◆ **Dataset excerpts**:
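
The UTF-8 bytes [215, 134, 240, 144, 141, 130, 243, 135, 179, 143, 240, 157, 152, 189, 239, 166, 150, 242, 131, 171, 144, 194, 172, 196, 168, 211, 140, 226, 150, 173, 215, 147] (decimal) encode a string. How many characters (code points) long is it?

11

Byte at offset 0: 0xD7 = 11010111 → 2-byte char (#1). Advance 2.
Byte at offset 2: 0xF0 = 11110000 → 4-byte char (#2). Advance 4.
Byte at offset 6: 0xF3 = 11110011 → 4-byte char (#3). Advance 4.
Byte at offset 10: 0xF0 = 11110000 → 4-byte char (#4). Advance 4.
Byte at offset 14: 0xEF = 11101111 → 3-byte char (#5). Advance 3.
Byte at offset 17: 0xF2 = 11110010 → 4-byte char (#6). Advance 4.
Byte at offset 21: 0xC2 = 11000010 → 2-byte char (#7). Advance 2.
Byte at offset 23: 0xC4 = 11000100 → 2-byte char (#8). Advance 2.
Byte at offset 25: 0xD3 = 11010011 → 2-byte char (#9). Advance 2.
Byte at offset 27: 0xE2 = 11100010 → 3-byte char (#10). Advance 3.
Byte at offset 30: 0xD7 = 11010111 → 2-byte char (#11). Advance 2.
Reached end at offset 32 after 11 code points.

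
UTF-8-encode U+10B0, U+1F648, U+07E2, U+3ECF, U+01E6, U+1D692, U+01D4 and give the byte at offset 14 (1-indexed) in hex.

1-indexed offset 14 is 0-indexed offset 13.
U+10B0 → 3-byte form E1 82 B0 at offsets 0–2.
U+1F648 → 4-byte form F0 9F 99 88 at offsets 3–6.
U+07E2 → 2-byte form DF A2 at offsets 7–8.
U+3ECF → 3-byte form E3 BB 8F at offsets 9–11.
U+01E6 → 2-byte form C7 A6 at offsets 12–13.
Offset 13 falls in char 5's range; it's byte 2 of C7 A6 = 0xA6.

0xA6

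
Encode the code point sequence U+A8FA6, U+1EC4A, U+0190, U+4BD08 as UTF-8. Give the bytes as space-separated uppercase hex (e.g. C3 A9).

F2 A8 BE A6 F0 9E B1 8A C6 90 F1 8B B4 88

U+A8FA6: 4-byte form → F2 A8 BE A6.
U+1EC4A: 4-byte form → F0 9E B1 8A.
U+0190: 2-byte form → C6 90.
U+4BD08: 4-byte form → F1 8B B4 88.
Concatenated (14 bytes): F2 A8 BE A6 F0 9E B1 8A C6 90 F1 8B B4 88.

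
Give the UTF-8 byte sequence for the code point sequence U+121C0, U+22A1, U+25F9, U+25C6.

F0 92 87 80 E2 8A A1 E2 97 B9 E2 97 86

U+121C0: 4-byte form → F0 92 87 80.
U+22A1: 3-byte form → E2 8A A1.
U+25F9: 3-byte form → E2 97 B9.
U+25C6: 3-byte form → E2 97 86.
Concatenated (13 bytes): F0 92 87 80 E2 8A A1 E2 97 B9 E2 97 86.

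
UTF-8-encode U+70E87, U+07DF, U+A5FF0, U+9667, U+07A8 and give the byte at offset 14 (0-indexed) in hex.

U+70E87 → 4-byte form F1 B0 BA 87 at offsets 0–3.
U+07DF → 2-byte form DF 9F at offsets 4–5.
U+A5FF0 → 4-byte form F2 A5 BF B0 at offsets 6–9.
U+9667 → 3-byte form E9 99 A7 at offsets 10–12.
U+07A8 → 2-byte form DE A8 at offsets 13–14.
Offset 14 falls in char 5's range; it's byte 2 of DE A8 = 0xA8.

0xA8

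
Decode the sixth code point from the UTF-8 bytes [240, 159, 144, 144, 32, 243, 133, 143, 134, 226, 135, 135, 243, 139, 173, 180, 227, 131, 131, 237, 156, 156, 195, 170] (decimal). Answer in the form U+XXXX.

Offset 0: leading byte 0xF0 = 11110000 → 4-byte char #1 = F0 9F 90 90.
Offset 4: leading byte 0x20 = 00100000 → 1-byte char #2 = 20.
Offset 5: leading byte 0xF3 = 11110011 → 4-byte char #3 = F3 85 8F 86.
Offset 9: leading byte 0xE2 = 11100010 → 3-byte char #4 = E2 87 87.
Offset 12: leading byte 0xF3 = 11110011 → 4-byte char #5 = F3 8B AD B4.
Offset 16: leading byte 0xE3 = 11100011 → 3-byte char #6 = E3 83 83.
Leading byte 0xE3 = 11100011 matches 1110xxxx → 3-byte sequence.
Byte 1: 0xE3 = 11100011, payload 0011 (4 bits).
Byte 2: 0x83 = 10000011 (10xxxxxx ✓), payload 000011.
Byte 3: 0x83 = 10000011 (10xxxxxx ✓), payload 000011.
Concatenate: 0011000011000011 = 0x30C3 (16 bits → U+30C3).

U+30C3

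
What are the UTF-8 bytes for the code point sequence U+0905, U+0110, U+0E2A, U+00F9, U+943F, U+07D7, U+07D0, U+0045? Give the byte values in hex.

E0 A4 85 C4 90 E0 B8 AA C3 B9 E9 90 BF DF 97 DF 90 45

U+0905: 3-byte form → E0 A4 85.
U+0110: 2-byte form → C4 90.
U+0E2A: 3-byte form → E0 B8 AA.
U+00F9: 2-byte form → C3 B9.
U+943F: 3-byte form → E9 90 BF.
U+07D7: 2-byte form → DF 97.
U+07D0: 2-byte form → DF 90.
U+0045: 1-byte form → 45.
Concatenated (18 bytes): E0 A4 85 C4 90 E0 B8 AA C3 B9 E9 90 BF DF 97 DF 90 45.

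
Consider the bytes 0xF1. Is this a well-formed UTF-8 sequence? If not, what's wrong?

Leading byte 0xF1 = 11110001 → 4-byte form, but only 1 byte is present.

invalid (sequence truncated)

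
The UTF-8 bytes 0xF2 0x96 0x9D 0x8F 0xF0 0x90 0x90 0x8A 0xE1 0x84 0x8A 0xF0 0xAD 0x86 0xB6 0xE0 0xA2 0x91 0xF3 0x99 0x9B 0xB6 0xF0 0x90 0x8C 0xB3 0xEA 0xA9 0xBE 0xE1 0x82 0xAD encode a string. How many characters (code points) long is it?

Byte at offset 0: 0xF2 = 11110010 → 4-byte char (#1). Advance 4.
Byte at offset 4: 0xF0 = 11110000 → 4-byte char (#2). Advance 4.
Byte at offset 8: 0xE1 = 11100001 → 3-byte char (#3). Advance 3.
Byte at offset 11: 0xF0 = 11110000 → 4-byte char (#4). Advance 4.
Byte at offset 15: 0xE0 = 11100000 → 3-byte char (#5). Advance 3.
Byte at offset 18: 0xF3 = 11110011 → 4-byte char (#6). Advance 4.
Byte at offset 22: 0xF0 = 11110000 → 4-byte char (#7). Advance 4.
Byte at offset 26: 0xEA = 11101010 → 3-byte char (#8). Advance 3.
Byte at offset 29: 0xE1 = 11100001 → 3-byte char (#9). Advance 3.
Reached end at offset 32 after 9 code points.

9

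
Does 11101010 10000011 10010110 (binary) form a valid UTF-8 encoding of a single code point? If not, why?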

◆ **Your instructions**:
Extract the whole listing, character for character.

◆ **Answer below**:
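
The UTF-8 bytes [215, 134, 240, 144, 141, 130, 243, 135, 179, 143, 240, 157, 152, 189, 239, 166, 150, 242, 131, 171, 144, 194, 172, 196, 168, 211, 140, 226, 150, 173, 215, 147] (decimal) encode a string. How many characters (code points) long is it?

11

Byte at offset 0: 0xD7 = 11010111 → 2-byte char (#1). Advance 2.
Byte at offset 2: 0xF0 = 11110000 → 4-byte char (#2). Advance 4.
Byte at offset 6: 0xF3 = 11110011 → 4-byte char (#3). Advance 4.
Byte at offset 10: 0xF0 = 11110000 → 4-byte char (#4). Advance 4.
Byte at offset 14: 0xEF = 11101111 → 3-byte char (#5). Advance 3.
Byte at offset 17: 0xF2 = 11110010 → 4-byte char (#6). Advance 4.
Byte at offset 21: 0xC2 = 11000010 → 2-byte char (#7). Advance 2.
Byte at offset 23: 0xC4 = 11000100 → 2-byte char (#8). Advance 2.
Byte at offset 25: 0xD3 = 11010011 → 2-byte char (#9). Advance 2.
Byte at offset 27: 0xE2 = 11100010 → 3-byte char (#10). Advance 3.
Byte at offset 30: 0xD7 = 11010111 → 2-byte char (#11). Advance 2.
Reached end at offset 32 after 11 code points.

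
UTF-8-encode U+10B0, U+1F648, U+07E2, U+3ECF, U+01E6, U+1D692, U+01D4 and give the byte at offset 14 (1-indexed) in hex.

1-indexed offset 14 is 0-indexed offset 13.
U+10B0 → 3-byte form E1 82 B0 at offsets 0–2.
U+1F648 → 4-byte form F0 9F 99 88 at offsets 3–6.
U+07E2 → 2-byte form DF A2 at offsets 7–8.
U+3ECF → 3-byte form E3 BB 8F at offsets 9–11.
U+01E6 → 2-byte form C7 A6 at offsets 12–13.
Offset 13 falls in char 5's range; it's byte 2 of C7 A6 = 0xA6.

0xA6

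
Encode the code point sequence U+A8FA6, U+1EC4A, U+0190, U+4BD08 as UTF-8. Give the bytes as space-separated uppercase hex (e.g. C3 A9).

F2 A8 BE A6 F0 9E B1 8A C6 90 F1 8B B4 88

U+A8FA6: 4-byte form → F2 A8 BE A6.
U+1EC4A: 4-byte form → F0 9E B1 8A.
U+0190: 2-byte form → C6 90.
U+4BD08: 4-byte form → F1 8B B4 88.
Concatenated (14 bytes): F2 A8 BE A6 F0 9E B1 8A C6 90 F1 8B B4 88.

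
Give the UTF-8 byte sequence for the code point sequence U+121C0, U+22A1, U+25F9, U+25C6.

F0 92 87 80 E2 8A A1 E2 97 B9 E2 97 86

U+121C0: 4-byte form → F0 92 87 80.
U+22A1: 3-byte form → E2 8A A1.
U+25F9: 3-byte form → E2 97 B9.
U+25C6: 3-byte form → E2 97 86.
Concatenated (13 bytes): F0 92 87 80 E2 8A A1 E2 97 B9 E2 97 86.

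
UTF-8-encode U+70E87, U+07DF, U+A5FF0, U+9667, U+07A8 and give the byte at offset 14 (0-indexed) in hex.

U+70E87 → 4-byte form F1 B0 BA 87 at offsets 0–3.
U+07DF → 2-byte form DF 9F at offsets 4–5.
U+A5FF0 → 4-byte form F2 A5 BF B0 at offsets 6–9.
U+9667 → 3-byte form E9 99 A7 at offsets 10–12.
U+07A8 → 2-byte form DE A8 at offsets 13–14.
Offset 14 falls in char 5's range; it's byte 2 of DE A8 = 0xA8.

0xA8

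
Decode the sixth code point from the UTF-8 bytes [240, 159, 144, 144, 32, 243, 133, 143, 134, 226, 135, 135, 243, 139, 173, 180, 227, 131, 131, 237, 156, 156, 195, 170] (decimal). Answer in the form U+XXXX.

Offset 0: leading byte 0xF0 = 11110000 → 4-byte char #1 = F0 9F 90 90.
Offset 4: leading byte 0x20 = 00100000 → 1-byte char #2 = 20.
Offset 5: leading byte 0xF3 = 11110011 → 4-byte char #3 = F3 85 8F 86.
Offset 9: leading byte 0xE2 = 11100010 → 3-byte char #4 = E2 87 87.
Offset 12: leading byte 0xF3 = 11110011 → 4-byte char #5 = F3 8B AD B4.
Offset 16: leading byte 0xE3 = 11100011 → 3-byte char #6 = E3 83 83.
Leading byte 0xE3 = 11100011 matches 1110xxxx → 3-byte sequence.
Byte 1: 0xE3 = 11100011, payload 0011 (4 bits).
Byte 2: 0x83 = 10000011 (10xxxxxx ✓), payload 000011.
Byte 3: 0x83 = 10000011 (10xxxxxx ✓), payload 000011.
Concatenate: 0011000011000011 = 0x30C3 (16 bits → U+30C3).

U+30C3

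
What are the UTF-8 bytes for the code point sequence U+0905, U+0110, U+0E2A, U+00F9, U+943F, U+07D7, U+07D0, U+0045? Give the byte values in hex.

E0 A4 85 C4 90 E0 B8 AA C3 B9 E9 90 BF DF 97 DF 90 45

U+0905: 3-byte form → E0 A4 85.
U+0110: 2-byte form → C4 90.
U+0E2A: 3-byte form → E0 B8 AA.
U+00F9: 2-byte form → C3 B9.
U+943F: 3-byte form → E9 90 BF.
U+07D7: 2-byte form → DF 97.
U+07D0: 2-byte form → DF 90.
U+0045: 1-byte form → 45.
Concatenated (18 bytes): E0 A4 85 C4 90 E0 B8 AA C3 B9 E9 90 BF DF 97 DF 90 45.

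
Consider the bytes 0xF1. Is this a well-formed UTF-8 sequence? If not, what's wrong?

Leading byte 0xF1 = 11110001 → 4-byte form, but only 1 byte is present.

invalid (sequence truncated)

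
The UTF-8 bytes 0xF2 0x96 0x9D 0x8F 0xF0 0x90 0x90 0x8A 0xE1 0x84 0x8A 0xF0 0xAD 0x86 0xB6 0xE0 0xA2 0x91 0xF3 0x99 0x9B 0xB6 0xF0 0x90 0x8C 0xB3 0xEA 0xA9 0xBE 0xE1 0x82 0xAD encode a string. How many characters (code points) long is it?

Byte at offset 0: 0xF2 = 11110010 → 4-byte char (#1). Advance 4.
Byte at offset 4: 0xF0 = 11110000 → 4-byte char (#2). Advance 4.
Byte at offset 8: 0xE1 = 11100001 → 3-byte char (#3). Advance 3.
Byte at offset 11: 0xF0 = 11110000 → 4-byte char (#4). Advance 4.
Byte at offset 15: 0xE0 = 11100000 → 3-byte char (#5). Advance 3.
Byte at offset 18: 0xF3 = 11110011 → 4-byte char (#6). Advance 4.
Byte at offset 22: 0xF0 = 11110000 → 4-byte char (#7). Advance 4.
Byte at offset 26: 0xEA = 11101010 → 3-byte char (#8). Advance 3.
Byte at offset 29: 0xE1 = 11100001 → 3-byte char (#9). Advance 3.
Reached end at offset 32 after 9 code points.

9

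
Does 11101010 10000011 10010110 (binary) form a valid UTF-8 encoding of a single code point? If not, why?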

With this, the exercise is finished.